→ What to work on
This exercise asks for an exact transcription of every entry.

[Records from a data source]
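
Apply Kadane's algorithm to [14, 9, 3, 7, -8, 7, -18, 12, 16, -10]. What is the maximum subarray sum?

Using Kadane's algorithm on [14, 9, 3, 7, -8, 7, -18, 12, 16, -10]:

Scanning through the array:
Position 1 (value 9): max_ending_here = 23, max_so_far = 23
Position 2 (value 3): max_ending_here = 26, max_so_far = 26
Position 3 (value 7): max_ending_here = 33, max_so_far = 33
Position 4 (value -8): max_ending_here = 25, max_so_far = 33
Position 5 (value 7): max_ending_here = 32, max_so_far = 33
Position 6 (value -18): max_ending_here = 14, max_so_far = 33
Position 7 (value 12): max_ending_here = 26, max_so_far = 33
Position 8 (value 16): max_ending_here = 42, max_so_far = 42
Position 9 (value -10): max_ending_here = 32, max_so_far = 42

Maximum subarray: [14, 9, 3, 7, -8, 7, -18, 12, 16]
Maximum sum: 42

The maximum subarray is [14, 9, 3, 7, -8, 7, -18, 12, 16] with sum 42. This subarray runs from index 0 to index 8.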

→ Output for this exercise
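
Apply Kadane's algorithm to [14, 9, 3, 7, -8, 7, -18, 12, 16, -10]. What is the maximum subarray sum?

Using Kadane's algorithm on [14, 9, 3, 7, -8, 7, -18, 12, 16, -10]:

Scanning through the array:
Position 1 (value 9): max_ending_here = 23, max_so_far = 23
Position 2 (value 3): max_ending_here = 26, max_so_far = 26
Position 3 (value 7): max_ending_here = 33, max_so_far = 33
Position 4 (value -8): max_ending_here = 25, max_so_far = 33
Position 5 (value 7): max_ending_here = 32, max_so_far = 33
Position 6 (value -18): max_ending_here = 14, max_so_far = 33
Position 7 (value 12): max_ending_here = 26, max_so_far = 33
Position 8 (value 16): max_ending_here = 42, max_so_far = 42
Position 9 (value -10): max_ending_here = 32, max_so_far = 42

Maximum subarray: [14, 9, 3, 7, -8, 7, -18, 12, 16]
Maximum sum: 42

The maximum subarray is [14, 9, 3, 7, -8, 7, -18, 12, 16] with sum 42. This subarray runs from index 0 to index 8.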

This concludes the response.